[Description of the task]: Looking at the entries, say how many lines contain the string "performed". Offer nothing besides the number.

[Data supplied]:

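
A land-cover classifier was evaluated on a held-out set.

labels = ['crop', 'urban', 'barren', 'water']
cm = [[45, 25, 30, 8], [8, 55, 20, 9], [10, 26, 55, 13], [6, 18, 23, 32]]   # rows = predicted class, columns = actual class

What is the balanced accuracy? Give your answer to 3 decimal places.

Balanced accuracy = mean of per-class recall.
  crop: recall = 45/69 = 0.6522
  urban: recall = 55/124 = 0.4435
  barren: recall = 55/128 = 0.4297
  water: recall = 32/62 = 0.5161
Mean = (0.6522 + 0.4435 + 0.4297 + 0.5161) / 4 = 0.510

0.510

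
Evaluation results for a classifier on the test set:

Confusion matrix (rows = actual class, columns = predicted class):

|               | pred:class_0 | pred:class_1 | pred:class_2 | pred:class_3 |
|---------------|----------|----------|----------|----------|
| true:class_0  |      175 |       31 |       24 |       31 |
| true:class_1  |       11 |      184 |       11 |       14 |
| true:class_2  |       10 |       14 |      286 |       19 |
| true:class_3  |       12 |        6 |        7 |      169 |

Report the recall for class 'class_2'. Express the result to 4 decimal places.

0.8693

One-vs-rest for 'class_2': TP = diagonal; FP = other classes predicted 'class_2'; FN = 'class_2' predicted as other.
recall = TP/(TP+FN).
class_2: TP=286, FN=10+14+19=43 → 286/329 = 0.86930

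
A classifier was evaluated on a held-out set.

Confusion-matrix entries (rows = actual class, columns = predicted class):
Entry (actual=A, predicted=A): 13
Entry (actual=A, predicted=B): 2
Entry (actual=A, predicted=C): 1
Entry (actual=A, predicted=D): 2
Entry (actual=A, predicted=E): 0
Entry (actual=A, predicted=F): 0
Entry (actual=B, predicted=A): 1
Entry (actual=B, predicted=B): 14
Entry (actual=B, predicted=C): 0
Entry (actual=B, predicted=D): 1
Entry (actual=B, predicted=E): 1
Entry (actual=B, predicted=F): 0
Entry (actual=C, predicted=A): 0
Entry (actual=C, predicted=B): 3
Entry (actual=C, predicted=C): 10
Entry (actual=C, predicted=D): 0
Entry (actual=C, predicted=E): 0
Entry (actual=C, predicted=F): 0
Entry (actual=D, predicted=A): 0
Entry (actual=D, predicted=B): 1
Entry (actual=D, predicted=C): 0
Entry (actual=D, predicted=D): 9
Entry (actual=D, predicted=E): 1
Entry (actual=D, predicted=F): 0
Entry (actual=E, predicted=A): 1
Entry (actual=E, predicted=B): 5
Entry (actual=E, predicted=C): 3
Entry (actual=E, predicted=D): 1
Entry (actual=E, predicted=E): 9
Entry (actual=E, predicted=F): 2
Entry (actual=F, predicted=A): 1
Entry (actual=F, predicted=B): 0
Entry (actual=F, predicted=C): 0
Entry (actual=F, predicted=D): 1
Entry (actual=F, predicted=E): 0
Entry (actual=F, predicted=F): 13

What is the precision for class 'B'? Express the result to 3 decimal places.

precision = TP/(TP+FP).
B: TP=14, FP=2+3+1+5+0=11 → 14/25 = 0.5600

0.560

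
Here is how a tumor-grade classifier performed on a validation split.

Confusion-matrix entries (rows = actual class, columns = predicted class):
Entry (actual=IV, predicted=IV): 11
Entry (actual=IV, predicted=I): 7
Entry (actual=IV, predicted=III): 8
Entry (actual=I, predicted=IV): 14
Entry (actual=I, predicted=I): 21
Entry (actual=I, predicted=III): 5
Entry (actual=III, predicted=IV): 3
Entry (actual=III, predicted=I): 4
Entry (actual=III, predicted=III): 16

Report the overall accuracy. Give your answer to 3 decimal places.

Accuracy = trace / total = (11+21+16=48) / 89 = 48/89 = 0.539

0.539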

* * *

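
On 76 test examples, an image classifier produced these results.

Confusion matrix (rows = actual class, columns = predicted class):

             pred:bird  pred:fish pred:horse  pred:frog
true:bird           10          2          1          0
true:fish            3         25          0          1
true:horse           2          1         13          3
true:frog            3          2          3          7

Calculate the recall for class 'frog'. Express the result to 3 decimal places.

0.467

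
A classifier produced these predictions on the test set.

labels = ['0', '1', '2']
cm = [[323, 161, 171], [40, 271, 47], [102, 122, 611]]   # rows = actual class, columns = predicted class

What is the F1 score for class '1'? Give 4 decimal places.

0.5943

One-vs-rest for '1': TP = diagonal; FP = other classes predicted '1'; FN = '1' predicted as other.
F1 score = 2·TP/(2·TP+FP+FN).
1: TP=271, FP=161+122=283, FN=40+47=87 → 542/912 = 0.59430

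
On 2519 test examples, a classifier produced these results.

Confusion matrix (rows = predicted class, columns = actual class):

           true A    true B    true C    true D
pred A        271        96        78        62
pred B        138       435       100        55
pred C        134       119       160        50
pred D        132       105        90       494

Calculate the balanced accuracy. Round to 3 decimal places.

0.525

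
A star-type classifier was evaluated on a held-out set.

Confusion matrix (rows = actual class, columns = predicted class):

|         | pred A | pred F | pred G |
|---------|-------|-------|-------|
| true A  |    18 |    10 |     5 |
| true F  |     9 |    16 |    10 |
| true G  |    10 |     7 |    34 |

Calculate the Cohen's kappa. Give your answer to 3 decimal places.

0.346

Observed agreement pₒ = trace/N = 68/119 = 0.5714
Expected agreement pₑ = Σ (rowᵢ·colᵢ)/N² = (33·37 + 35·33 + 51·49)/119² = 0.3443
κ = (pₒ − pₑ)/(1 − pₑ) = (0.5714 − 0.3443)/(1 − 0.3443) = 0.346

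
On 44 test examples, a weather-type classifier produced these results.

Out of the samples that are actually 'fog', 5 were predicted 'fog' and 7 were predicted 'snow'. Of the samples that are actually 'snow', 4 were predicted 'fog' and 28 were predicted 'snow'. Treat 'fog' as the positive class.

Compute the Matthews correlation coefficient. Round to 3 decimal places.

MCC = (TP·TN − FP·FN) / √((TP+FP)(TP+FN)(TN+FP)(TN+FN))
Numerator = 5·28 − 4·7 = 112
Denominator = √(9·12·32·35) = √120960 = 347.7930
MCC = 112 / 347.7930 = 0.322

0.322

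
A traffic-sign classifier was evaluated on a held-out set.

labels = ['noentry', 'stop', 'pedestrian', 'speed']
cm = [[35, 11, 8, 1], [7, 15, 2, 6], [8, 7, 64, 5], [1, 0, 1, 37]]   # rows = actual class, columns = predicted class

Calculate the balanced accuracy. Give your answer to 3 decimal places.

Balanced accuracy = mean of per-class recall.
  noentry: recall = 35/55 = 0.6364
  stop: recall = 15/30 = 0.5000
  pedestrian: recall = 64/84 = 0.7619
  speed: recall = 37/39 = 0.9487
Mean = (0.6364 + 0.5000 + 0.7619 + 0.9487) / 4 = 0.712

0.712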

--

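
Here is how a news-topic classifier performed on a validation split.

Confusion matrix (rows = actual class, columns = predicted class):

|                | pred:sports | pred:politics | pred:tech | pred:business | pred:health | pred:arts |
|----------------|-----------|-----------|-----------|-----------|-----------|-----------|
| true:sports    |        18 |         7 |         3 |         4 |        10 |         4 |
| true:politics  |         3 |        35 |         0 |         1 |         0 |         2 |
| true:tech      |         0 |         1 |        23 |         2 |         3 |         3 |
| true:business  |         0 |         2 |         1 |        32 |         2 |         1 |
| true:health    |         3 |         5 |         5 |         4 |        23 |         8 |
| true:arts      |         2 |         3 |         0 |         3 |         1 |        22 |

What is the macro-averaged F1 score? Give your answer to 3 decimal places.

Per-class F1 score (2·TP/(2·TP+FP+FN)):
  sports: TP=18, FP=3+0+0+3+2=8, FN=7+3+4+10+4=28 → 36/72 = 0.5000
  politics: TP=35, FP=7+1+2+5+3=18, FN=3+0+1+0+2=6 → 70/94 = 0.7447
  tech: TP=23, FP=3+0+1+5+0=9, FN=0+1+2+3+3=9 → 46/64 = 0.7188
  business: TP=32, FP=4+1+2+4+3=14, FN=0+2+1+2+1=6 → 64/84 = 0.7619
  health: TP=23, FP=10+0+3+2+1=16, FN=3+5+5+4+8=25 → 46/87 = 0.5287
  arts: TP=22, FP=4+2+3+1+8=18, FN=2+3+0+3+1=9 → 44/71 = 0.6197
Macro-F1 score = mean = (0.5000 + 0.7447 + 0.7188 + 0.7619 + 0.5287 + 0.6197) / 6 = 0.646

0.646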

[Exercise output]: 2